### Information provided:
--

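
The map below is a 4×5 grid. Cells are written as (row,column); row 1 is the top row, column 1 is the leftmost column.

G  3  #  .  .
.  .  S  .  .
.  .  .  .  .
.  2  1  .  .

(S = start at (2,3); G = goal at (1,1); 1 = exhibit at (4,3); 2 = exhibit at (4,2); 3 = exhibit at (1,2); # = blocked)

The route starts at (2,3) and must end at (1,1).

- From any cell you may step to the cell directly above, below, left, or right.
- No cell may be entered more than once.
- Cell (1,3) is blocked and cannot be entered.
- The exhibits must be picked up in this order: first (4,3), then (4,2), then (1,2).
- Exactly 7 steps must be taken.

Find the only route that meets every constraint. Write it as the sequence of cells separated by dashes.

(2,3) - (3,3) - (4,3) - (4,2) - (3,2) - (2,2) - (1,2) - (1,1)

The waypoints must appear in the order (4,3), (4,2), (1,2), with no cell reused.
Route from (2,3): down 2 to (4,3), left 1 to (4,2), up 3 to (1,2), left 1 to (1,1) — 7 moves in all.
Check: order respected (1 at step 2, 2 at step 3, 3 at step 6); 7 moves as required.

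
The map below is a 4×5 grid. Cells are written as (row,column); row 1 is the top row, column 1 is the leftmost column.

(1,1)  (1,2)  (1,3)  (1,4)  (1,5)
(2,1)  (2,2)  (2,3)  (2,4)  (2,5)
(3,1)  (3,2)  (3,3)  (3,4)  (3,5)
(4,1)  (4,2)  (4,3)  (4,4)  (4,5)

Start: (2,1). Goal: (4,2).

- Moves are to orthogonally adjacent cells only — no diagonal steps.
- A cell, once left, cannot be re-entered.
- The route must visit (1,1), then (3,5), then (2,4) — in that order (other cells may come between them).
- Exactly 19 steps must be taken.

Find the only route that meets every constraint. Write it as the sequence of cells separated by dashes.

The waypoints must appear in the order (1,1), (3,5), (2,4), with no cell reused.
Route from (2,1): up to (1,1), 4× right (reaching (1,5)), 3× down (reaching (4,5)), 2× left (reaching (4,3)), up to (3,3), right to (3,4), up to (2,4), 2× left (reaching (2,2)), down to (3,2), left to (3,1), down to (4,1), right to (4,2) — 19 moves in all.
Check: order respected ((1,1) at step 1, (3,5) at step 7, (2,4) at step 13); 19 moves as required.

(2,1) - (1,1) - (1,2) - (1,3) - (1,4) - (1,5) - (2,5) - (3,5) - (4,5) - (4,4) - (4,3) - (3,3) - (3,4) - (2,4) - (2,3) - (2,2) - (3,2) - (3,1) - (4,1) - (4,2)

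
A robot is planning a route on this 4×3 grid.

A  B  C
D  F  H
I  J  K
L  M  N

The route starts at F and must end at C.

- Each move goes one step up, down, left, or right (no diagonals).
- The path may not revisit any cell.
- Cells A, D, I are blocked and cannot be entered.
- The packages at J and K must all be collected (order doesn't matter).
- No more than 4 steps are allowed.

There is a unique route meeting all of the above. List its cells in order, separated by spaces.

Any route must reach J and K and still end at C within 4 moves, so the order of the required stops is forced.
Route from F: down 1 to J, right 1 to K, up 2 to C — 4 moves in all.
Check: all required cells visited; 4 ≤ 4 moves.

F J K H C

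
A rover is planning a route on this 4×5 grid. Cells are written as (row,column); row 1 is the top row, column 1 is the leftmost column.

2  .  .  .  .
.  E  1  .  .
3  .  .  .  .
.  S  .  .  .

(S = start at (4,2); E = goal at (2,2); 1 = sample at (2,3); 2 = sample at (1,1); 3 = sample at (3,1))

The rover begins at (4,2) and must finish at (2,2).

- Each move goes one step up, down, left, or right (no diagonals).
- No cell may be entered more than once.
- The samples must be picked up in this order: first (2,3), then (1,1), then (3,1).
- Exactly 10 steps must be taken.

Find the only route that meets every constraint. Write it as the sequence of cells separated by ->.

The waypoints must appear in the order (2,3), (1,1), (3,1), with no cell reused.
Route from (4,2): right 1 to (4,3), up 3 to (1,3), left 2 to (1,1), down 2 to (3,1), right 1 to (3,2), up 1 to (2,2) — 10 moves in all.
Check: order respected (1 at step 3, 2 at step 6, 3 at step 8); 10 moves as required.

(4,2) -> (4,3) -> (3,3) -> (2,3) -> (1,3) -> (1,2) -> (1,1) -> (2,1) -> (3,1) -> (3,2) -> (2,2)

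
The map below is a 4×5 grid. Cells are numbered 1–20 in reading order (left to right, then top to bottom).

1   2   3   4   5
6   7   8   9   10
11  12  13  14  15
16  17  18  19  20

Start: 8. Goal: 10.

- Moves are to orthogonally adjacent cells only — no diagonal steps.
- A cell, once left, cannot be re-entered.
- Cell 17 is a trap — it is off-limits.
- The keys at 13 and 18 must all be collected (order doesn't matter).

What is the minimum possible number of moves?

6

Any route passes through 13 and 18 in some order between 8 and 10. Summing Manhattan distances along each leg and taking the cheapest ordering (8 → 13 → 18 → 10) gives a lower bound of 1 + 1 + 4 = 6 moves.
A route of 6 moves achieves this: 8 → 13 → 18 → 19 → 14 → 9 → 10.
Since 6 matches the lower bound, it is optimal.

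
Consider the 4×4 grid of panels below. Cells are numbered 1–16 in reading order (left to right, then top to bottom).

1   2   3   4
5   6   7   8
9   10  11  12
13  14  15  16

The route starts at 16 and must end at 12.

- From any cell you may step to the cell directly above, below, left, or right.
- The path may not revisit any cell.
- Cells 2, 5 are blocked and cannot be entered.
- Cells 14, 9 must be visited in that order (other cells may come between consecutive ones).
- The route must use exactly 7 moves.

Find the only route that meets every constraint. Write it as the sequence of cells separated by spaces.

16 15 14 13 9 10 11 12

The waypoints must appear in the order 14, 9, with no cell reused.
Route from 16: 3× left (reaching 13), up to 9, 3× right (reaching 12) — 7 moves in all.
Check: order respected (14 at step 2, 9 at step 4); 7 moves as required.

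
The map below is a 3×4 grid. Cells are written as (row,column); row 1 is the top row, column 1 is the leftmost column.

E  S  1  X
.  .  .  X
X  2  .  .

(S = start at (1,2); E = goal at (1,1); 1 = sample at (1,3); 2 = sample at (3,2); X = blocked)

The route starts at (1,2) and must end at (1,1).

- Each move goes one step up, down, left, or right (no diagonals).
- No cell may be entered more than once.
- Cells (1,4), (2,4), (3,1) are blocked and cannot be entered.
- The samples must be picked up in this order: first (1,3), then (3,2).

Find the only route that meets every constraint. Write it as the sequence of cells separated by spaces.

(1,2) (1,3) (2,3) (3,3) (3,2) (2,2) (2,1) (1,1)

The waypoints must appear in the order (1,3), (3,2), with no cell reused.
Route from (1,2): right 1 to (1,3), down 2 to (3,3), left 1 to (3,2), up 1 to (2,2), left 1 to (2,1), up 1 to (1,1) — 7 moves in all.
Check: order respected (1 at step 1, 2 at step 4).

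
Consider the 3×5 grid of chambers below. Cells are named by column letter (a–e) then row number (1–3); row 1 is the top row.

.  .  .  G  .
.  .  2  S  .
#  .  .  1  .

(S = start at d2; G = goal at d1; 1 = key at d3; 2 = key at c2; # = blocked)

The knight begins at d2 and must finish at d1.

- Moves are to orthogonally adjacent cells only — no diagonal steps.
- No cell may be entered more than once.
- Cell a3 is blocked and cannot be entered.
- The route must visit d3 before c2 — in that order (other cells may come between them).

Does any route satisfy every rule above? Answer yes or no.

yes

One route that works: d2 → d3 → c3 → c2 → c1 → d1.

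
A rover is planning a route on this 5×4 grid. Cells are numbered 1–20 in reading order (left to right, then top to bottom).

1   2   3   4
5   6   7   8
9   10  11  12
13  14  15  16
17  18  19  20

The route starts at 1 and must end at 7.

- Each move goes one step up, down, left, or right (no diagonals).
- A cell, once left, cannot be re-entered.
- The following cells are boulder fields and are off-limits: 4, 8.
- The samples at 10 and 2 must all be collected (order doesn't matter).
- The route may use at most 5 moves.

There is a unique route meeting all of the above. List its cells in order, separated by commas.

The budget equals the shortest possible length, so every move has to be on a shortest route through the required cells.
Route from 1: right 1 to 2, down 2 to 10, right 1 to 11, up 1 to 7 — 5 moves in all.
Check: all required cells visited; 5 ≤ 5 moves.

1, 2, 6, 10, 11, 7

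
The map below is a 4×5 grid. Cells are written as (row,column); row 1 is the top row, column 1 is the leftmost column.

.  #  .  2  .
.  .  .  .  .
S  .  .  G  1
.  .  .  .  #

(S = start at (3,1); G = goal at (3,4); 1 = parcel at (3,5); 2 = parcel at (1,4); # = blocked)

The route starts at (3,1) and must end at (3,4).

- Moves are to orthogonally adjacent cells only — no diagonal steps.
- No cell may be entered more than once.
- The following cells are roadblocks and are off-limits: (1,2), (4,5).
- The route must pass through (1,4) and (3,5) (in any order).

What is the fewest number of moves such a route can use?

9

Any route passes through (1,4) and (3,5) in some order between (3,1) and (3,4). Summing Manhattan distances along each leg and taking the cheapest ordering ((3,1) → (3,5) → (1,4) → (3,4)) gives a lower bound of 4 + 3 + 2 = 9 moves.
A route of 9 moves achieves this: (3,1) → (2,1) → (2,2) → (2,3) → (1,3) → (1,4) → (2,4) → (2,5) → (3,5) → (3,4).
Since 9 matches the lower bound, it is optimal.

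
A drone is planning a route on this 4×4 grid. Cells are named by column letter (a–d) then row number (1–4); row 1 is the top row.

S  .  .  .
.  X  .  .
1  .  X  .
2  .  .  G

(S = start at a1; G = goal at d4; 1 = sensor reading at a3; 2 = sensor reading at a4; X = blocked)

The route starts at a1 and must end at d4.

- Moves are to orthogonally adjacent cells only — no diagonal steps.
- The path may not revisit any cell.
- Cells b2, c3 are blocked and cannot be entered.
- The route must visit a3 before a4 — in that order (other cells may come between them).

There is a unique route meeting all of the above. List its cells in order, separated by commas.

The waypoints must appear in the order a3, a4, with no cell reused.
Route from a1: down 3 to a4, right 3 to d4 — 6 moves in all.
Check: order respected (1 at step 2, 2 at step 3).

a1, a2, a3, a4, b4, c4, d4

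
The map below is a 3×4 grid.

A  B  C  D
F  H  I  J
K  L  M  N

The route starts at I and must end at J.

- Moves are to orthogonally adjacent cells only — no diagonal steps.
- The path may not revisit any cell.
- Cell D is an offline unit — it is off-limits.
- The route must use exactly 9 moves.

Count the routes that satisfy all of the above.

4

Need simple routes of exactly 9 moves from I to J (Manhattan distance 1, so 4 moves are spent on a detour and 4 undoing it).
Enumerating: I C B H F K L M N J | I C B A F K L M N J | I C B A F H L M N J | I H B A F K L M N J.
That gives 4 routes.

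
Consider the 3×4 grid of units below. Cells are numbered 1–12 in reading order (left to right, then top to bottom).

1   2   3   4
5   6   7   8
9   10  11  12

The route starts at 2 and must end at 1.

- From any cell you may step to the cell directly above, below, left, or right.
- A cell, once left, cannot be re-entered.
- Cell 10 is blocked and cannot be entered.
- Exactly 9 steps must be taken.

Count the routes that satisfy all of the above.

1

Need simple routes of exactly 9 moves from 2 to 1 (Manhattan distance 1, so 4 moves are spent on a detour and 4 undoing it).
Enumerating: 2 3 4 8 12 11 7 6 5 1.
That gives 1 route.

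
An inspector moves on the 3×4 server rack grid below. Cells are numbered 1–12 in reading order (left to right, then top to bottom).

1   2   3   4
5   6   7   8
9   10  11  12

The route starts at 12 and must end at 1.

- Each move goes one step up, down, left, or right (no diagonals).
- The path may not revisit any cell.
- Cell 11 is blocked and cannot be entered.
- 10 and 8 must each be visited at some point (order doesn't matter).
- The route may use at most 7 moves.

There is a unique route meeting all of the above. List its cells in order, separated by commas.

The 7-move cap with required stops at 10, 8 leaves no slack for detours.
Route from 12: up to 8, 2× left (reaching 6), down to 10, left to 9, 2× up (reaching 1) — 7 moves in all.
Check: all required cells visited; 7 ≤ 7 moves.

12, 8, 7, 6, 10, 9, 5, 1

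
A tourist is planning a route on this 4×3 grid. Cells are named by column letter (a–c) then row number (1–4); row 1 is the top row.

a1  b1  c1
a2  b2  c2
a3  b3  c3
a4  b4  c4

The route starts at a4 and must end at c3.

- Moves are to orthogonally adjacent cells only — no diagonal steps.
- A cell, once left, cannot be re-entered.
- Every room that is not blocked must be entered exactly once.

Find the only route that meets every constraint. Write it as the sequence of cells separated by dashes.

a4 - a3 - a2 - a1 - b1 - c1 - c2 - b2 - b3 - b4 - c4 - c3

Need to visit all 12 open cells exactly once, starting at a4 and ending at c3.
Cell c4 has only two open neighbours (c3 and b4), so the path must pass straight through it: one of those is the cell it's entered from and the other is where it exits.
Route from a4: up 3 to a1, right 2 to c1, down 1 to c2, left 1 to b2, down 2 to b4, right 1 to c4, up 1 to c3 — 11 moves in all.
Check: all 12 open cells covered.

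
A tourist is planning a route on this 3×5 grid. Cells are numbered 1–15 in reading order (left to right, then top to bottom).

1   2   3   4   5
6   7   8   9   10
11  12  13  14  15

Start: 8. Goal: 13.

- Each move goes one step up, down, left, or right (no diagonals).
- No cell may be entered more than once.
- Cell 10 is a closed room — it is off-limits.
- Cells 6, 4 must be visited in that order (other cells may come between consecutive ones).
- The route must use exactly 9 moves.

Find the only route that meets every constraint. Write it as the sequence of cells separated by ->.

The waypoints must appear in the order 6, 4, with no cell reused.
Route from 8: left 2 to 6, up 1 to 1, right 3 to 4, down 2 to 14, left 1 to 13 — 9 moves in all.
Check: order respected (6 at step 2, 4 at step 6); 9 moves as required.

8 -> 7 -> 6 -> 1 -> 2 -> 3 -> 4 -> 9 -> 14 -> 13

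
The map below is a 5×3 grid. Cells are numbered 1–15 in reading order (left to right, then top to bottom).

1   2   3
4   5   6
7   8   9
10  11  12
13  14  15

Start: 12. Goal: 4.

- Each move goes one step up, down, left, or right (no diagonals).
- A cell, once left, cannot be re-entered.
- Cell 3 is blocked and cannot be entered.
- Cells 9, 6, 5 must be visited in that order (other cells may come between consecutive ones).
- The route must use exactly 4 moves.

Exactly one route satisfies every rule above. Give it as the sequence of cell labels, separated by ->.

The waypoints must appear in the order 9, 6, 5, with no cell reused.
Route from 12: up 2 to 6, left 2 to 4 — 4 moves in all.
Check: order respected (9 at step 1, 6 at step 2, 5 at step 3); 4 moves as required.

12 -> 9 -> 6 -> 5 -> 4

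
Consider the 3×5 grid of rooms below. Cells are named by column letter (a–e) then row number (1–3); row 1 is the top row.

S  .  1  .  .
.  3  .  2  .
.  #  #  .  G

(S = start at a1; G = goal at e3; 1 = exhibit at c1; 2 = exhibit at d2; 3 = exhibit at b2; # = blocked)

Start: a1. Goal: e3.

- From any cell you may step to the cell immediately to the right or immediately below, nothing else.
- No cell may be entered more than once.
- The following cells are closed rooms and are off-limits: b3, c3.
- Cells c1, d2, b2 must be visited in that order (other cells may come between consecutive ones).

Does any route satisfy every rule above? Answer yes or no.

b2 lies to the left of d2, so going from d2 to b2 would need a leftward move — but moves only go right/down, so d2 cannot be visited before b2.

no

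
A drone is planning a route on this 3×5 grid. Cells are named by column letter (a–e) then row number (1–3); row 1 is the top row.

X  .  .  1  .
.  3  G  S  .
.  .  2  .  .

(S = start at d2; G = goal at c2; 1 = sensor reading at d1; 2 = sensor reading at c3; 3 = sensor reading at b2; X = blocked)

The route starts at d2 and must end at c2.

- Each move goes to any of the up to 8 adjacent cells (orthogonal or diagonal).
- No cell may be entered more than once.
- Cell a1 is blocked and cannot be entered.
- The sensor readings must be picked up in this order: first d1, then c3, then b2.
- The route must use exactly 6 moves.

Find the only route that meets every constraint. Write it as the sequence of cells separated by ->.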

--

### Assignment:
Please output the exact lines of the records above, beginning with the first and stopping after the line that holds "- Exactly 19 steps must be taken.", and nothing else.

### Answer below:
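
The map below is a 4×5 grid. Cells are written as (row,column); row 1 is the top row, column 1 is the leftmost column.

G  3  #  .  .
.  .  S  .  .
.  .  .  .  .
.  2  1  .  .

(S = start at (2,3); G = goal at (1,1); 1 = exhibit at (4,3); 2 = exhibit at (4,2); 3 = exhibit at (1,2); # = blocked)

The route starts at (2,3) and must end at (1,1).

- From any cell you may step to the cell directly above, below, left, or right.
- No cell may be entered more than once.
- Cell (1,3) is blocked and cannot be entered.
- The exhibits must be picked up in this order: first (4,3), then (4,2), then (1,2).
- Exactly 7 steps must be taken.

Find the only route that meets every constraint. Write it as the sequence of cells separated by dashes.

(2,3) - (3,3) - (4,3) - (4,2) - (3,2) - (2,2) - (1,2) - (1,1)

The waypoints must appear in the order (4,3), (4,2), (1,2), with no cell reused.
Route from (2,3): down 2 to (4,3), left 1 to (4,2), up 3 to (1,2), left 1 to (1,1) — 7 moves in all.
Check: order respected (1 at step 2, 2 at step 3, 3 at step 6); 7 moves as required.

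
The map below is a 4×5 grid. Cells are written as (row,column); row 1 is the top row, column 1 is the leftmost column.

(1,1)  (1,2)  (1,3)  (1,4)  (1,5)
(2,1)  (2,2)  (2,3)  (2,4)  (2,5)
(3,1)  (3,2)  (3,3)  (3,4)  (3,5)
(4,1)  (4,2)  (4,3)  (4,4)  (4,5)

Start: (2,1). Goal: (4,2).

- Moves are to orthogonally adjacent cells only — no diagonal steps.
- A cell, once left, cannot be re-entered.
- The route must visit (1,1), then (3,5), then (2,4) — in that order (other cells may come between them).
- Exactly 19 steps must be taken.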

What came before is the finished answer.